* [THE RECORDS]:
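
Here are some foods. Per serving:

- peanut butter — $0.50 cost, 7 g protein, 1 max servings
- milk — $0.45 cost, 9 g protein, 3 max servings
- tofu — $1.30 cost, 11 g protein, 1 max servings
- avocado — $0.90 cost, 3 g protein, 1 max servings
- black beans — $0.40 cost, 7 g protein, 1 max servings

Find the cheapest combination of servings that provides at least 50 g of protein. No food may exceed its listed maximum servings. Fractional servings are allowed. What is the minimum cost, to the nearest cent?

$3.31

Cost per g of protein: milk $0.0500, black beans $0.0571, peanut butter $0.0714, tofu $0.1182, avocado $0.3000.
Take 3 servings of milk: +27.0 g protein for $1.35 (total $1.35, still need 23.0 g).
Take 1 serving of black beans: +7.0 g protein for $0.40 (total $1.75, still need 16.0 g).
Take 1 serving of peanut butter: +7.0 g protein for $0.50 (total $2.25, still need 9.0 g).
Take 0.8182 servings of tofu: +9.0 g protein for $1.06 (total $3.31, still need 0.0 g).
Filling from the cheapest source first is optimal under one linear minimum: $3.31.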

* [EXERCISE DIRECTIONS]:
Please output the complete set of records above without any alteration.

* [TASK OUTPUT]:
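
Here are some foods. Per serving:

- peanut butter — $0.50 cost, 7 g protein, 1 max servings
- milk — $0.45 cost, 9 g protein, 3 max servings
- tofu — $1.30 cost, 11 g protein, 1 max servings
- avocado — $0.90 cost, 3 g protein, 1 max servings
- black beans — $0.40 cost, 7 g protein, 1 max servings

Find the cheapest combination of servings that provides at least 50 g of protein. No food may exceed its listed maximum servings. Fractional servings are allowed. What is the minimum cost, to the nearest cent?

$3.31

Cost per g of protein: milk $0.0500, black beans $0.0571, peanut butter $0.0714, tofu $0.1182, avocado $0.3000.
Take 3 servings of milk: +27.0 g protein for $1.35 (total $1.35, still need 23.0 g).
Take 1 serving of black beans: +7.0 g protein for $0.40 (total $1.75, still need 16.0 g).
Take 1 serving of peanut butter: +7.0 g protein for $0.50 (total $2.25, still need 9.0 g).
Take 0.8182 servings of tofu: +9.0 g protein for $1.06 (total $3.31, still need 0.0 g).
Filling from the cheapest source first is optimal under one linear minimum: $3.31.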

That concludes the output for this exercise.